■ PROBLEM REQUIREMENTS: Scan the records below for the line with "The reduced element of the rotation is" and the line with "summed over every". Repeat those two lines and every line between them exactly, and nothing else.

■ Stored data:
==============================
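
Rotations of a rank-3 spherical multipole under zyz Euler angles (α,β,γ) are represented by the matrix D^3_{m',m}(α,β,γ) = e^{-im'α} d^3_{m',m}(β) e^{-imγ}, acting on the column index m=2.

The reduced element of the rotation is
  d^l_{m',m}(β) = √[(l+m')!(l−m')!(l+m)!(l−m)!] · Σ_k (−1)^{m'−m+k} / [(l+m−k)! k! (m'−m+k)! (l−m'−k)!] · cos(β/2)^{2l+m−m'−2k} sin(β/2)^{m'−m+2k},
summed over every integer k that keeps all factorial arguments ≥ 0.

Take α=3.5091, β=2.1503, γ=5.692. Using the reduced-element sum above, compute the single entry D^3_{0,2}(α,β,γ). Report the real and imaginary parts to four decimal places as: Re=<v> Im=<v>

First d^3_{0,2}(β=2.1503), then the phase factors e^{-i(0)α} and e^{-i(2)γ}:
Half-angle: c=0.475600, s=0.879662. N=√(6·6·120·1)=65.726707
k: max(0,(2)−(0))=2 … min(3+(2),3−(0))=3
  k=2: (−1)^0·65.7267/(12)·0.4756^4·0.8797^2 = +0.216850
  k=3: (−1)^1·65.7267/(12)·0.4756^2·0.8797^4 = -0.741835
d^3_{0,2}(2.1503) = +0.216850 -0.741835 = -0.524984
D = (+1.000000+0.000000i)·(-0.524984)·(+0.378732+0.925506i) = -0.198828-0.485876i

Re=-0.1988 Im=-0.4859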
==============================
■ SOLVED PROBLEM:
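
The reduced element of the rotation is
  d^l_{m',m}(β) = √[(l+m')!(l−m')!(l+m)!(l−m)!] · Σ_k (−1)^{m'−m+k} / [(l+m−k)! k! (m'−m+k)! (l−m'−k)!] · cos(β/2)^{2l+m−m'−2k} sin(β/2)^{m'−m+2k},
summed over every integer k that keeps all factorial arguments ≥ 0.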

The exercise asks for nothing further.